## Material for this task
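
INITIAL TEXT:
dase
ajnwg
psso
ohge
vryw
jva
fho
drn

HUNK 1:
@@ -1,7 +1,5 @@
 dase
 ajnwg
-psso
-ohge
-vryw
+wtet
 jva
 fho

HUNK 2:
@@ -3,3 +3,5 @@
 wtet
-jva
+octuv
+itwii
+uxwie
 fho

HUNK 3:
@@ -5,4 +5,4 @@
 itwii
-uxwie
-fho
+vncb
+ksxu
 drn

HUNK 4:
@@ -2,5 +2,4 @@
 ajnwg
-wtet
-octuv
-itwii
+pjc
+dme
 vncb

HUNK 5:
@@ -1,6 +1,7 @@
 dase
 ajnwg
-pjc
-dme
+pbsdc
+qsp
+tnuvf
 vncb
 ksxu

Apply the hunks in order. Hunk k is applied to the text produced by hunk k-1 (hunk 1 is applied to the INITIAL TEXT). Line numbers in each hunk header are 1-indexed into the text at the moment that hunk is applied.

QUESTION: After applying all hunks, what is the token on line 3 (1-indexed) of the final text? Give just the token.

Answer: pbsdc

Derivation:
Hunk 1: at line 1 remove [psso,ohge,vryw] add [wtet] -> 6 lines: dase ajnwg wtet jva fho drn
Hunk 2: at line 3 remove [jva] add [octuv,itwii,uxwie] -> 8 lines: dase ajnwg wtet octuv itwii uxwie fho drn
Hunk 3: at line 5 remove [uxwie,fho] add [vncb,ksxu] -> 8 lines: dase ajnwg wtet octuv itwii vncb ksxu drn
Hunk 4: at line 2 remove [wtet,octuv,itwii] add [pjc,dme] -> 7 lines: dase ajnwg pjc dme vncb ksxu drn
Hunk 5: at line 1 remove [pjc,dme] add [pbsdc,qsp,tnuvf] -> 8 lines: dase ajnwg pbsdc qsp tnuvf vncb ksxu drn
Final line 3: pbsdc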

## Work to be completed
Scan the records above for the string "INITIAL", then select every line that holds it.

## Reply
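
INITIAL TEXT:
Apply the hunks in order. Hunk k is applied to the text produced by hunk k-1 (hunk 1 is applied to the INITIAL TEXT). Line numbers in each hunk header are 1-indexed into the text at the moment that hunk is applied.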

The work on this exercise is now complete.